§ EXERCISE BRIEF:
Every line in the records below between the one holding "Signals: clk, p, q, r, u, v, x" and the one holding "Simulate for 17 time steps (t = 0 .. 16).", inclusive, is to be set down exactly; all other lines are to be left out.

§ DATA PROVIDED:

########################################

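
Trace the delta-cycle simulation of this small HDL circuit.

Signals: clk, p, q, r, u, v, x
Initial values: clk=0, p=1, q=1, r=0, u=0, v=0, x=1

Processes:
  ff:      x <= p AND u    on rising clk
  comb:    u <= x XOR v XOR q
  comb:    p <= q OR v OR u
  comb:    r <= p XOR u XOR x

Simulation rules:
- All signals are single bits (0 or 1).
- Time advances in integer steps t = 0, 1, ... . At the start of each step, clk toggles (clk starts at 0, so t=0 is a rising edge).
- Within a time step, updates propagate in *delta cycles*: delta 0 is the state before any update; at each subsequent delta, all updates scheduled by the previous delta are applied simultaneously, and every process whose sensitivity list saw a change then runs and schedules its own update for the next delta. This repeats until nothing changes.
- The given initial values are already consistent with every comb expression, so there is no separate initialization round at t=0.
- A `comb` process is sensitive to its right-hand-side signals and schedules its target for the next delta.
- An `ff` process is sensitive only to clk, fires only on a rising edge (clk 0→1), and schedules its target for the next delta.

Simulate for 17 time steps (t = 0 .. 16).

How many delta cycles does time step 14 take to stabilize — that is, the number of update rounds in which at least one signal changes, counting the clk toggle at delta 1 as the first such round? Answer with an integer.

4

t=0 Δ0: u=0 r=0 p=1 v=0 x=1 clk=0 q=1
  Δ1: clk:0→1
  Δ2: x:1→0
  Δ3: u:0→1, r:0→1
  Δ4: r:1→0
  (4Δ to stable)
t=1 Δ0: u=1 r=0 p=1 v=0 x=0 clk=1 q=1
  Δ1: clk:1→0
  (1Δ to stable)
t=2 Δ0: u=1 r=0 p=1 v=0 x=0 clk=0 q=1
  Δ1: clk:0→1
  Δ2: x:0→1
  Δ3: u:1→0, r:0→1
  Δ4: r:1→0
  (4Δ to stable)
t=3 Δ0: u=0 r=0 p=1 v=0 x=1 clk=1 q=1
  Δ1: clk:1→0
  (1Δ to stable)
t=4 Δ0: u=0 r=0 p=1 v=0 x=1 clk=0 q=1
  Δ1: clk:0→1
  Δ2: x:1→0
  Δ3: u:0→1, r:0→1
  Δ4: r:1→0
  (4Δ to stable)
t=5 Δ0: u=1 r=0 p=1 v=0 x=0 clk=1 q=1
  Δ1: clk:1→0
  (1Δ to stable)
t=6 Δ0: u=1 r=0 p=1 v=0 x=0 clk=0 q=1
  Δ1: clk:0→1
  Δ2: x:0→1
  Δ3: u:1→0, r:0→1
  Δ4: r:1→0
  (4Δ to stable)
t=7 Δ0: u=0 r=0 p=1 v=0 x=1 clk=1 q=1
  Δ1: clk:1→0
  (1Δ to stable)
t=8 Δ0: u=0 r=0 p=1 v=0 x=1 clk=0 q=1
  Δ1: clk:0→1
  Δ2: x:1→0
  Δ3: u:0→1, r:0→1
  Δ4: r:1→0
  (4Δ to stable)
t=9 Δ0: u=1 r=0 p=1 v=0 x=0 clk=1 q=1
  Δ1: clk:1→0
  (1Δ to stable)
t=10 Δ0: u=1 r=0 p=1 v=0 x=0 clk=0 q=1
  Δ1: clk:0→1
  Δ2: x:0→1
  Δ3: u:1→0, r:0→1
  Δ4: r:1→0
  (4Δ to stable)
t=11 Δ0: u=0 r=0 p=1 v=0 x=1 clk=1 q=1
  Δ1: clk:1→0
  (1Δ to stable)
t=12 Δ0: u=0 r=0 p=1 v=0 x=1 clk=0 q=1
  Δ1: clk:0→1
  Δ2: x:1→0
  Δ3: u:0→1, r:0→1
  Δ4: r:1→0
  (4Δ to stable)
t=13 Δ0: u=1 r=0 p=1 v=0 x=0 clk=1 q=1
  Δ1: clk:1→0
  (1Δ to stable)
t=14 Δ0: u=1 r=0 p=1 v=0 x=0 clk=0 q=1
  Δ1: clk:0→1
  Δ2: x:0→1
  Δ3: u:1→0, r:0→1
  Δ4: r:1→0
  (4Δ to stable)
t=15 Δ0: u=0 r=0 p=1 v=0 x=1 clk=1 q=1
  Δ1: clk:1→0
  (1Δ to stable)
t=16 Δ0: u=0 r=0 p=1 v=0 x=1 clk=0 q=1
  Δ1: clk:0→1
  Δ2: x:1→0
  Δ3: u:0→1, r:0→1
  Δ4: r:1→0
  (4Δ to stable)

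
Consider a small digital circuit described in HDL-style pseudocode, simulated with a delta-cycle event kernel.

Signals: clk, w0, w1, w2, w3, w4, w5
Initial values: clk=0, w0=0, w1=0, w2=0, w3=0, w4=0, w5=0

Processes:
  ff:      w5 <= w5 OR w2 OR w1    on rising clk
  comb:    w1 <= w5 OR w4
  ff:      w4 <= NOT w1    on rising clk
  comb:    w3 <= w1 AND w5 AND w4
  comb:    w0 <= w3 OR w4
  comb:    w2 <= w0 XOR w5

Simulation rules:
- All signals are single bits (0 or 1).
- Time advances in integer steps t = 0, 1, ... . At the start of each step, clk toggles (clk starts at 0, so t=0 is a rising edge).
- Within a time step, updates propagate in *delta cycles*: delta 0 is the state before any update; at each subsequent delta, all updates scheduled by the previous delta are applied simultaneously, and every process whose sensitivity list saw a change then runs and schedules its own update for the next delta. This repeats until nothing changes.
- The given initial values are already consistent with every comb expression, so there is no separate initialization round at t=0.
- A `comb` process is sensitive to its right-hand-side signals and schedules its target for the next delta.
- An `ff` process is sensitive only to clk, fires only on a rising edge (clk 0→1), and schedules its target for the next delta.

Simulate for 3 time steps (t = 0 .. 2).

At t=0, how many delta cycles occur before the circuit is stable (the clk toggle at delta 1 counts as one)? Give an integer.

4

t=0 Δ0: w2=0 w3=0 clk=0 w4=0 w1=0 w0=0 w5=0
  Δ1: clk:0→1
  Δ2: w4:0→1
  Δ3: w1:0→1, w0:0→1
  Δ4: w2:0→1
  (4Δ to stable)
t=1 Δ0: w2=1 w3=0 clk=1 w4=1 w1=1 w0=1 w5=0
  Δ1: clk:1→0
  (1Δ to stable)
t=2 Δ0: w2=1 w3=0 clk=0 w4=1 w1=1 w0=1 w5=0
  Δ1: clk:0→1
  Δ2: w4:1→0, w5:0→1
  Δ3: w2:1→0, w0:1→0
  Δ4: w2:0→1
  (4Δ to stable)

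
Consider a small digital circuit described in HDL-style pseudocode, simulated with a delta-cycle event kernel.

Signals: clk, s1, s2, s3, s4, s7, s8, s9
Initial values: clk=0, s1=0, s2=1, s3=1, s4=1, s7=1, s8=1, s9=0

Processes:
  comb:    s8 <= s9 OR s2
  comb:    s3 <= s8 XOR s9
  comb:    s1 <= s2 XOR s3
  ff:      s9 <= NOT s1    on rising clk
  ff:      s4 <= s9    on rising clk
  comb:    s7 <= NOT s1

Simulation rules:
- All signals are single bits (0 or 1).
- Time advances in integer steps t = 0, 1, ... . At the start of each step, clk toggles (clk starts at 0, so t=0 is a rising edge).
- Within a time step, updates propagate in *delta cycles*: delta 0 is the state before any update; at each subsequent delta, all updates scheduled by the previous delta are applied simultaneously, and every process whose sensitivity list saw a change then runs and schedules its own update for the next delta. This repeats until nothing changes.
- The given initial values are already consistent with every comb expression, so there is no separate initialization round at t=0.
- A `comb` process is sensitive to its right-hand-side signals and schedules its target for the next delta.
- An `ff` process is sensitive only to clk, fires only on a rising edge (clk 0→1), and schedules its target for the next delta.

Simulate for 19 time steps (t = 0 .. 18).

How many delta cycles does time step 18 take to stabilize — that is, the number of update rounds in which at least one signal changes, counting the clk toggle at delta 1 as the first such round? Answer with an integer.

5

[bits: s4,s2,s1,s8,s7,s9,clk,s3]
t=0: Δ0=11011001 Δ1=11011011 Δ2=01011111 Δ3=01011110 Δ4=01111110 Δ5=01110110 | 5Δ
t=1: Δ0=01110110 Δ1=01110100 | 1Δ
t=2: Δ0=01110100 Δ1=01110110 Δ2=11110010 Δ3=11110011 Δ4=11010011 Δ5=11011011 | 5Δ
t=3: Δ0=11011011 Δ1=11011001 | 1Δ
t=4: Δ0=11011001 Δ1=11011011 Δ2=01011111 Δ3=01011110 Δ4=01111110 Δ5=01110110 | 5Δ
t=5: Δ0=01110110 Δ1=01110100 | 1Δ
t=6: Δ0=01110100 Δ1=01110110 Δ2=11110010 Δ3=11110011 Δ4=11010011 Δ5=11011011 | 5Δ
t=7: Δ0=11011011 Δ1=11011001 | 1Δ
t=8: Δ0=11011001 Δ1=11011011 Δ2=01011111 Δ3=01011110 Δ4=01111110 Δ5=01110110 | 5Δ
t=9: Δ0=01110110 Δ1=01110100 | 1Δ
t=10: Δ0=01110100 Δ1=01110110 Δ2=11110010 Δ3=11110011 Δ4=11010011 Δ5=11011011 | 5Δ
t=11: Δ0=11011011 Δ1=11011001 | 1Δ
t=12: Δ0=11011001 Δ1=11011011 Δ2=01011111 Δ3=01011110 Δ4=01111110 Δ5=01110110 | 5Δ
t=13: Δ0=01110110 Δ1=01110100 | 1Δ
t=14: Δ0=01110100 Δ1=01110110 Δ2=11110010 Δ3=11110011 Δ4=11010011 Δ5=11011011 | 5Δ
t=15: Δ0=11011011 Δ1=11011001 | 1Δ
t=16: Δ0=11011001 Δ1=11011011 Δ2=01011111 Δ3=01011110 Δ4=01111110 Δ5=01110110 | 5Δ
t=17: Δ0=01110110 Δ1=01110100 | 1Δ
t=18: Δ0=01110100 Δ1=01110110 Δ2=11110010 Δ3=11110011 Δ4=11010011 Δ5=11011011 | 5Δ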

########################################

§ ANSWER BELOW:
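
Signals: clk, p, q, r, u, v, x
Initial values: clk=0, p=1, q=1, r=0, u=0, v=0, x=1

Processes:
  ff:      x <= p AND u    on rising clk
  comb:    u <= x XOR v XOR q
  comb:    p <= q OR v OR u
  comb:    r <= p XOR u XOR x

Simulation rules:
- All signals are single bits (0 or 1).
- Time advances in integer steps t = 0, 1, ... . At the start of each step, clk toggles (clk starts at 0, so t=0 is a rising edge).
- Within a time step, updates propagate in *delta cycles*: delta 0 is the state before any update; at each subsequent delta, all updates scheduled by the previous delta are applied simultaneously, and every process whose sensitivity list saw a change then runs and schedules its own update for the next delta. This repeats until nothing changes.
- The given initial values are already consistent with every comb expression, so there is no separate initialization round at t=0.
- A `comb` process is sensitive to its right-hand-side signals and schedules its target for the next delta.
- An `ff` process is sensitive only to clk, fires only on a rising edge (clk 0→1), and schedules its target for the next delta.

Simulate for 17 time steps (t = 0 .. 16).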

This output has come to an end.